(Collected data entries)
_ _ _ _ _

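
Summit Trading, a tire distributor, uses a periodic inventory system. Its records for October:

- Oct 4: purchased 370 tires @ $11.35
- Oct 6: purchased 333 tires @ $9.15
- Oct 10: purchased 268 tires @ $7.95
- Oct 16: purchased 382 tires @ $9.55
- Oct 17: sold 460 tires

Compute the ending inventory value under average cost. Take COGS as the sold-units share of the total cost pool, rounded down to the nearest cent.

Oct 17, sell 460: 460/1353 × $13,025.15 → $4,428.35
Ending inventory (cost pool remaining) = $8,596.80

Ending inventory = $8,596.80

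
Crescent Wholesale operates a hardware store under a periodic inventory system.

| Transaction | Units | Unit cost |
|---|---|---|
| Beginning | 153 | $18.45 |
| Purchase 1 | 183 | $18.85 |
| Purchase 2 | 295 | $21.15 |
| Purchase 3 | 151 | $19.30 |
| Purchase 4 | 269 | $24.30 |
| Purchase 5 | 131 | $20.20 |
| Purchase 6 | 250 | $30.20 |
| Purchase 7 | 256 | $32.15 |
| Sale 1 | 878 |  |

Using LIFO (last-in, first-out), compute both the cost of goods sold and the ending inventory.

Sale 1 (878) [LIFO — newest first]: 256 @ $32.15 + 250 @ $30.20 + 131 @ $20.20 + 241 @ $24.30 = $24,282.90
Ending inventory: 153 @ $18.45 + 183 @ $18.85 + 295 @ $21.15 + 151 @ $19.30 + 28 @ $24.30 = $16,106.35

COGS = $24,282.90; ending inventory = $16,106.35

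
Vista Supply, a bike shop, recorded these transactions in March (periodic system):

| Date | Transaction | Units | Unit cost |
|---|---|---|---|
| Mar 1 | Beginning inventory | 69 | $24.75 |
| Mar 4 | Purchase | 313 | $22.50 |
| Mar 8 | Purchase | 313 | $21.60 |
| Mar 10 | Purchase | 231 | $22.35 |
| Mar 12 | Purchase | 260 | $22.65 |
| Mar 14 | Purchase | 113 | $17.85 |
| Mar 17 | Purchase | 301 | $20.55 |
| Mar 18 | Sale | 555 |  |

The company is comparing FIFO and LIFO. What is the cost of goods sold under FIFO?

FIFO COGS: 69 @ $24.75 + 313 @ $22.50 + 173 @ $21.60 = $12,487.05
LIFO COGS: 301 @ $20.55 + 113 @ $17.85 + 141 @ $22.65 = $11,396.25

COGS = $12,487.05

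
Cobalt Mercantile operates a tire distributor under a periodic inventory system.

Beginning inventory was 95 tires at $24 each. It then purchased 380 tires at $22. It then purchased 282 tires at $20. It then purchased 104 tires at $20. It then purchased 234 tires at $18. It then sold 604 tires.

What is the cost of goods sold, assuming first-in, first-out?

COGS = $13,220

Sale 1 (604) [FIFO — oldest first]: 95 @ $24 + 380 @ $22 + 129 @ $20 = $13,220
Ending inventory: 153 @ $20 + 104 @ $20 + 234 @ $18 = $9,352
Check: goods available $22,572 = COGS $13,220 + ending $9,352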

_ _ _ _ _

**Work item**. Where in the entries above does the word "operates" appear? Copy each line that has it.

**Task response**.
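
Crescent Wholesale operates a hardware store under a periodic inventory system.
Cobalt Mercantile operates a tire distributor under a periodic inventory system.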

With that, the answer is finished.